> Provided material:
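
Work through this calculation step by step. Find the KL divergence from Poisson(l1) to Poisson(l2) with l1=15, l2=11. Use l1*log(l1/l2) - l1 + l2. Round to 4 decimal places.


KL divergence for Poisson:
KL = l1*log(l1/l2) - l1 + l2.
l1 = 15, l2 = 11.
log(15/11) = 0.310155.
l1*log(l1/l2) = 15 * 0.310155 = 4.652324.
KL = 4.652324 - 15 + 11 = 0.6523

0.6523


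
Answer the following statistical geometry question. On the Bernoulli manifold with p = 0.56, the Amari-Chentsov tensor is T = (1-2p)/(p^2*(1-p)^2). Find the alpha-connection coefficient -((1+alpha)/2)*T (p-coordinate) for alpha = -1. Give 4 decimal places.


Skewness (Amari-Chentsov) tensor: T = (1-2p)/(p^2*(1-p)^2).
p = 0.56, 1-2p = -0.12, p^2 = 0.3136, (1-p)^2 = 0.1936.
T = -0.12/(0.3136 * 0.1936) = -1.976514.
In the p-coordinate, Gamma^(alpha) = Gamma^(0) - (alpha/2)*T with Gamma^(0) = (1/2)*g'(p) = -T/2,
so Gamma^(alpha) = -((1+alpha)/2)*T.
alpha = -1, -(1+alpha)/2 = 0.0.
Gamma = 0.0 * -1.976514 = 0.0000

0.0000


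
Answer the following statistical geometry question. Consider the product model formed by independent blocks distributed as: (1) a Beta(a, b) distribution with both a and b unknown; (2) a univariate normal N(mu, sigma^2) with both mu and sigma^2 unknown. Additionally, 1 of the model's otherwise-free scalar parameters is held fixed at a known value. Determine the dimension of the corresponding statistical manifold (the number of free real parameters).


The dimension of a statistical manifold equals the number of free
(independent) real parameters of the model. For a product of independent
blocks the parameter counts add.
- Beta (a, b): 2.
- normal (mu, sigma^2): 2.
Total = 2 + 2 = 4.
1 parameter(s) fixed at known values: 4 - 1 = 3.
Dimension = 3

3


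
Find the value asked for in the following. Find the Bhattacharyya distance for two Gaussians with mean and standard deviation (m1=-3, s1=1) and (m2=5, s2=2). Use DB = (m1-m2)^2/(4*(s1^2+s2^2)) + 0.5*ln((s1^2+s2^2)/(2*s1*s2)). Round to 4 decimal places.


Bhattacharyya distance between two Gaussians:
DB = (m1-m2)^2/(4*(s1^2+s2^2)) + (1/2)*ln((s1^2+s2^2)/(2*s1*s2)).
(m1-m2)^2 = (-8)^2 = 64.
s1^2+s2^2 = 1 + 4 = 5.
term1 = 64/20 = 3.2.
term2 = 0.5*ln(5/4.0) = 0.111572.
DB = 3.2 + 0.111572 = 3.3116

3.3116


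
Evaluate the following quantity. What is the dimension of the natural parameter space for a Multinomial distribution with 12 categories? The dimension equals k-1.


Exponential family dimension calculation:
For Multinomial with k=12 categories, dim = k-1 = 11.

11


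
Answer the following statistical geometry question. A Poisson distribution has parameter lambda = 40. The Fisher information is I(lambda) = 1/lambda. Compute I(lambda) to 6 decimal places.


Fisher information for Poisson: I(lambda) = 1/lambda.
lambda = 40.
I(lambda) = 1/40 = 0.025000

0.025000


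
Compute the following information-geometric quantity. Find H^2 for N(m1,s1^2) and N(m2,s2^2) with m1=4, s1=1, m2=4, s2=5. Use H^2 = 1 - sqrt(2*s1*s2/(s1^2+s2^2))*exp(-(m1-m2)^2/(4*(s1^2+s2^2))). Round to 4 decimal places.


Squared Hellinger distance for Gaussians:
H^2 = 1 - sqrt(2*s1*s2/(s1^2+s2^2)) * exp(-(m1-m2)^2/(4*(s1^2+s2^2))).
s1^2 = 1, s2^2 = 25, s1^2+s2^2 = 26.
sqrt(2*1*5/(26)) = 0.620174.
(m1-m2)^2 = (0)^2 = 0.
exp(-0/(4*26)) = exp(0.0) = 1.0.
H^2 = 1 - 0.620174*1.0 = 0.3798

0.3798


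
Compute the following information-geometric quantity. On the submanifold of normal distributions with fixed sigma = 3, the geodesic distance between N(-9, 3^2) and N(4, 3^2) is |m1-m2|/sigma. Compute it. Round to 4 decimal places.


On the fixed-variance normal subfamily, geodesic distance = |m1-m2|/sigma.
|-9 - 4| = 13.
sigma = 3.
d = 13/3 = 4.3333

4.3333


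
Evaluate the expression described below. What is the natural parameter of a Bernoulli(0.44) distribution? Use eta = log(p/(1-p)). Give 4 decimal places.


Natural parameter for Bernoulli: eta = log(p/(1-p)).
p = 0.44, 1-p = 0.56.
p/(1-p) = 0.785714.
eta = log(0.785714) = -0.2412

-0.2412


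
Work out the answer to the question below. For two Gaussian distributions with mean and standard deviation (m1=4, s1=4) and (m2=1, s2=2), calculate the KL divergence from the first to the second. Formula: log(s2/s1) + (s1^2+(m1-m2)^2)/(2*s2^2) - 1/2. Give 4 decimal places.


KL divergence between normal distributions:
KL = log(s2/s1) + (s1^2 + (m1-m2)^2)/(2*s2^2) - 1/2.
log(2/4) = -0.693147.
(4^2 + (4-1)^2)/(2*2^2) = (16 + 9)/8 = 3.125.
KL = -0.693147 + 3.125 - 0.5 = 1.9319

1.9319


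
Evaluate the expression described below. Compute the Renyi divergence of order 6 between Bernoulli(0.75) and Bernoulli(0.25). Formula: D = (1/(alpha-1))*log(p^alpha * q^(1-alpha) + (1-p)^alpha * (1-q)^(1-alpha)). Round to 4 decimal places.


Renyi divergence of order alpha between Bernoulli distributions:
D = (1/(alpha-1))*log(p^alpha * q^(1-alpha) + (1-p)^alpha * (1-q)^(1-alpha)).
alpha = 6, p = 0.75, q = 0.25.
p^alpha * q^(1-alpha) = 0.75^6 * 0.25^-5 = 182.25.
(1-p)^alpha * (1-q)^(1-alpha) = 0.25^6 * 0.75^-5 = 0.001029.
sum = 182.25 + 0.001029 = 182.251029.
D = (1/5)*log(182.251029) = 1.0411

1.0411


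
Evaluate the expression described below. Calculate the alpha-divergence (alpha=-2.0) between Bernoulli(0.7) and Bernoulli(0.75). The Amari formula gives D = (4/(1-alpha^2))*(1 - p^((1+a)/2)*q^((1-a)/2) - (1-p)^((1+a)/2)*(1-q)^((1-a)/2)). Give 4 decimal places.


Amari alpha-divergence:
D = (4/(1-alpha^2))*(1 - p^((1+a)/2)*q^((1-a)/2) - (1-p)^((1+a)/2)*(1-q)^((1-a)/2)).
alpha = -2.0, p = 0.7, q = 0.75.
e1 = (1+alpha)/2 = -0.5, e2 = (1-alpha)/2 = 1.5.
t1 = p^e1 * q^e2 = 0.7^-0.5 * 0.75^1.5 = 0.776324.
t2 = (1-p)^e1 * (1-q)^e2 = 0.3^-0.5 * 0.25^1.5 = 0.228218.
4/(1-alpha^2) = -1.333333.
D = -1.333333*(1 - 0.776324 - 0.228218) = 0.0061

0.0061


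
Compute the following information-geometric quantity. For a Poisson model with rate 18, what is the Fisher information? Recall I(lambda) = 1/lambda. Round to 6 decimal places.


Fisher information for Poisson: I(lambda) = 1/lambda.
lambda = 18.
I(lambda) = 1/18 = 0.055556

0.055556


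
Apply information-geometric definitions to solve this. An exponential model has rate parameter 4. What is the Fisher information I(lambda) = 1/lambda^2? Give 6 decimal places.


Fisher information for exponential: I(lambda) = 1/lambda^2.
lambda = 4, lambda^2 = 16.
I = 1/16 = 0.062500

0.062500


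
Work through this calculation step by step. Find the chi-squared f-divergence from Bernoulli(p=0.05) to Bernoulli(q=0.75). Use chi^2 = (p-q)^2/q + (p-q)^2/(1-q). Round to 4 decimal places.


Chi-squared divergence between Bernoulli distributions:
chi^2 = (p-q)^2/q + (p-q)^2/(1-q).
p = 0.05, q = 0.75, p-q = -0.7.
(p-q)^2 = 0.49.
term1 = 0.49/0.75 = 0.653333.
term2 = 0.49/0.25 = 1.96.
chi^2 = 0.653333 + 1.96 = 2.6133

2.6133


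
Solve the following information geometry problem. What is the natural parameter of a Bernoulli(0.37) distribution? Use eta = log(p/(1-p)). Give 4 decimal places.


Natural parameter for Bernoulli: eta = log(p/(1-p)).
p = 0.37, 1-p = 0.63.
p/(1-p) = 0.587302.
eta = log(0.587302) = -0.5322

-0.5322


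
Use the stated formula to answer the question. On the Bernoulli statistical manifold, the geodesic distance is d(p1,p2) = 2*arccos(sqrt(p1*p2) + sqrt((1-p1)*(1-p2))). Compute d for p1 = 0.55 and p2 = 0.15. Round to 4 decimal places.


Geodesic distance on Bernoulli manifold:
d(p1,p2) = 2*arccos(sqrt(p1*p2) + sqrt((1-p1)*(1-p2))).
sqrt(p1*p2) = sqrt(0.55*0.15) = 0.287228.
sqrt((1-p1)*(1-p2)) = sqrt(0.45*0.85) = 0.618466.
arg = 0.287228 + 0.618466 = 0.905694.
d = 2*arccos(0.905694) = 0.8756

0.8756


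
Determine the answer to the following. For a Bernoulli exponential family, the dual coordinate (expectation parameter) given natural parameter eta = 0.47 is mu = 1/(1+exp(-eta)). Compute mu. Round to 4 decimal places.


Dual coordinate (expectation parameter) for Bernoulli:
mu = 1/(1+exp(-eta)).
eta = 0.47.
exp(-eta) = exp(-0.47) = 0.625002.
mu = 1/(1+0.625002) = 0.6154

0.6154


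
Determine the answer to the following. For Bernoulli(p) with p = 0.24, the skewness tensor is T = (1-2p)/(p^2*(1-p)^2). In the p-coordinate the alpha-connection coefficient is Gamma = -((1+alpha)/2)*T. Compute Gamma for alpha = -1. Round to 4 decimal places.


Skewness (Amari-Chentsov) tensor: T = (1-2p)/(p^2*(1-p)^2).
p = 0.24, 1-2p = 0.52, p^2 = 0.0576, (1-p)^2 = 0.5776.
T = 0.52/(0.0576 * 0.5776) = 15.629809.
In the p-coordinate, Gamma^(alpha) = Gamma^(0) - (alpha/2)*T with Gamma^(0) = (1/2)*g'(p) = -T/2,
so Gamma^(alpha) = -((1+alpha)/2)*T.
alpha = -1, -(1+alpha)/2 = 0.0.
Gamma = 0.0 * 15.629809 = 0.0000

0.0000


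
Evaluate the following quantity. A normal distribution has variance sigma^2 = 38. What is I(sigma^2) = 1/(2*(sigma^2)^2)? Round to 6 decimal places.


Fisher information for variance: I(sigma^2) = 1/(2*sigma^4).
sigma^2 = 38, so sigma^4 = 1444.
I = 1/(2*1444) = 1/2888 = 0.000346

0.000346


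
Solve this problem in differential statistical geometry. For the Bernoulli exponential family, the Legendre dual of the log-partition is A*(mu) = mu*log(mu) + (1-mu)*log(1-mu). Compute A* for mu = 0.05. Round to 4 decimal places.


Legendre transform for Bernoulli:
A*(mu) = mu*log(mu) + (1-mu)*log(1-mu).
mu = 0.05, 1-mu = 0.95.
mu*log(mu) = 0.05*log(0.05) = -0.149787.
(1-mu)*log(1-mu) = 0.95*log(0.95) = -0.048729.
A* = -0.149787 + -0.048729 = -0.1985

-0.1985


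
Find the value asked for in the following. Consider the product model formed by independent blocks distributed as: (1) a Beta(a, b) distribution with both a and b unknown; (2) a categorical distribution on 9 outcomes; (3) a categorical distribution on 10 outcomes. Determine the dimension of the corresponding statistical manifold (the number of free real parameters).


The dimension of a statistical manifold equals the number of free
(independent) real parameters of the model. For a product of independent
blocks the parameter counts add.
- Beta (a, b): 2.
- categorical on 9 outcomes (probabilities sum to 1): 9-1 = 8.
- categorical on 10 outcomes (probabilities sum to 1): 10-1 = 9.
Total = 2 + 8 + 9 = 19.
Dimension = 19

19


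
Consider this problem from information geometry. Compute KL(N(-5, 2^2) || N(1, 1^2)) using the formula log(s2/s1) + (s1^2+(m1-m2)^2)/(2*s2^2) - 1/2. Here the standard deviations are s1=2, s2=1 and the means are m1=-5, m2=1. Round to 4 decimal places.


KL divergence between normal distributions:
KL = log(s2/s1) + (s1^2 + (m1-m2)^2)/(2*s2^2) - 1/2.
log(1/2) = -0.693147.
(2^2 + (-5-1)^2)/(2*1^2) = (4 + 36)/2 = 20.0.
KL = -0.693147 + 20.0 - 0.5 = 18.8069

18.8069


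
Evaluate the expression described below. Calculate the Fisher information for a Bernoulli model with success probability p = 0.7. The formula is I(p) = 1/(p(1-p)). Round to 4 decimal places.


For Bernoulli(p), Fisher information is I(p) = 1/(p*(1-p)).
p = 0.7, 1-p = 0.3.
p*(1-p) = 0.21.
I(p) = 1/0.21 = 4.7619

4.7619


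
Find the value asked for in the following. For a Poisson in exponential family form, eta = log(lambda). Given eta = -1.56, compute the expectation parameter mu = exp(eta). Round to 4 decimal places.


Expectation parameter for Poisson exponential family:
mu = exp(eta).
eta = -1.56.
mu = exp(-1.56) = 0.2101

0.2101


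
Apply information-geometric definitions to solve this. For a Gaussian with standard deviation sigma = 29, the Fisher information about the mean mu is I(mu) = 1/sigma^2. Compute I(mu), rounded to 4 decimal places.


The Fisher information for the mean of a normal distribution is I(mu) = 1/sigma^2.
sigma = 29, so sigma^2 = 841.
I(mu) = 1/841 = 0.0012

0.0012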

> Instructions for the task:
Nothing but the lines from the one with "Apply information-geometric definitions to solve this. For" through the end of the data above should be reproduced, each exactly, both ends included.

> Answer to this task:
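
Apply information-geometric definitions to solve this. For a Gaussian with standard deviation sigma = 29, the Fisher information about the mean mu is I(mu) = 1/sigma^2. Compute I(mu), rounded to 4 decimal places.


The Fisher information for the mean of a normal distribution is I(mu) = 1/sigma^2.
sigma = 29, so sigma^2 = 841.
I(mu) = 1/841 = 0.0012

0.0012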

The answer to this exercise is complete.